[Saved entries]
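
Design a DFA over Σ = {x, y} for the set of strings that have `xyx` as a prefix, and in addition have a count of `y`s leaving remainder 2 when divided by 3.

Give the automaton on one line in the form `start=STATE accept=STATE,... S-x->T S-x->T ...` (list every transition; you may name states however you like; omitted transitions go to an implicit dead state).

Handle the two conditions separately and then intersect. One (5 states) tracks whether the input so far still matches the prefix `xyx`; the other (3 states) tracks the count of `y`s modulo 3. Each combined state is a pair, one component from each; accept when both components accept.
9 states suffice.
        x   y  
>  S0   S1  S2 
   S1   S3  S4 
   S2   S2  S5 
   S3   S3  S2 
   S4   S6  S5 
   S5   S5  S3 
   S6   S6  S7 
 * S7   S7  S8 
   S8   S8  S6 
(> = start, * = accepting)

start=S0 accept=S7 S0-x->S1 S0-y->S2 S1-x->S3 S1-y->S4 S2-x->S2 S2-y->S5 S3-x->S3 S3-y->S2 S4-x->S6 S4-y->S5 S5-x->S5 S5-y->S3 S6-x->S6 S6-y->S7 S7-x->S7 S7-y->S8 S8-x->S8 S8-y->S6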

* _YOUR TASK_
The records above are to be output in full and without error.

* _RESULT OF THE TASK_
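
Design a DFA over Σ = {x, y} for the set of strings that have `xyx` as a prefix, and in addition have a count of `y`s leaving remainder 2 when divided by 3.

Give the automaton on one line in the form `start=STATE accept=STATE,... S-x->T S-x->T ...` (list every transition; you may name states however you like; omitted transitions go to an implicit dead state).

Handle the two conditions separately and then intersect. One (5 states) tracks whether the input so far still matches the prefix `xyx`; the other (3 states) tracks the count of `y`s modulo 3. Each combined state is a pair, one component from each; accept when both components accept.
9 states suffice.
        x   y  
>  S0   S1  S2 
   S1   S3  S4 
   S2   S2  S5 
   S3   S3  S2 
   S4   S6  S5 
   S5   S5  S3 
   S6   S6  S7 
 * S7   S7  S8 
   S8   S8  S6 
(> = start, * = accepting)

start=S0 accept=S7 S0-x->S1 S0-y->S2 S1-x->S3 S1-y->S4 S2-x->S2 S2-y->S5 S3-x->S3 S3-y->S2 S4-x->S6 S4-y->S5 S5-x->S5 S5-y->S3 S6-x->S6 S6-y->S7 S7-x->S7 S7-y->S8 S8-x->S8 S8-y->S6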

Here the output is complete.